What to produce
Exact reproduction of all the data is needed.

Listed records
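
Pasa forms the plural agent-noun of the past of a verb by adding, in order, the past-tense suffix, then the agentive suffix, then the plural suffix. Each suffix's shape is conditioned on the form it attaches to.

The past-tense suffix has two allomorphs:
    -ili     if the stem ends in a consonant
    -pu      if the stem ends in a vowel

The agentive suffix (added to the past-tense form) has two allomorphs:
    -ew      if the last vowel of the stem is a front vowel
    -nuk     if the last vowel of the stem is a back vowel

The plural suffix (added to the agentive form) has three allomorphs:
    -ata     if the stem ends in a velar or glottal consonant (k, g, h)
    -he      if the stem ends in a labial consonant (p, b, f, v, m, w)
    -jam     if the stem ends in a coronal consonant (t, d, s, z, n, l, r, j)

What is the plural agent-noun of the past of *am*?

The final sound of *am* is /m/, which is a consonant, so the past-tense suffix is -ili, giving *amili*.
The past-tense form *amili*: last vowel = /i/, a front vowel → -ew → *amiliew*.
Since the final consonant of the agentive form *amiliew* is /w/ (labial), it takes -he, giving *amiliewhe*.

amiliewhe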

Solution to this exercise
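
Pasa forms the plural agent-noun of the past of a verb by adding, in order, the past-tense suffix, then the agentive suffix, then the plural suffix. Each suffix's shape is conditioned on the form it attaches to.

The past-tense suffix has two allomorphs:
    -ili     if the stem ends in a consonant
    -pu      if the stem ends in a vowel

The agentive suffix (added to the past-tense form) has two allomorphs:
    -ew      if the last vowel of the stem is a front vowel
    -nuk     if the last vowel of the stem is a back vowel

The plural suffix (added to the agentive form) has three allomorphs:
    -ata     if the stem ends in a velar or glottal consonant (k, g, h)
    -he      if the stem ends in a labial consonant (p, b, f, v, m, w)
    -jam     if the stem ends in a coronal consonant (t, d, s, z, n, l, r, j)

What is the plural agent-noun of the past of *am*?

The final sound of *am* is /m/, which is a consonant, so the past-tense suffix is -ili, giving *amili*.
The past-tense form *amili*: last vowel = /i/, a front vowel → -ew → *amiliew*.
Since the final consonant of the agentive form *amiliew* is /w/ (labial), it takes -he, giving *amiliewhe*.

amiliewhe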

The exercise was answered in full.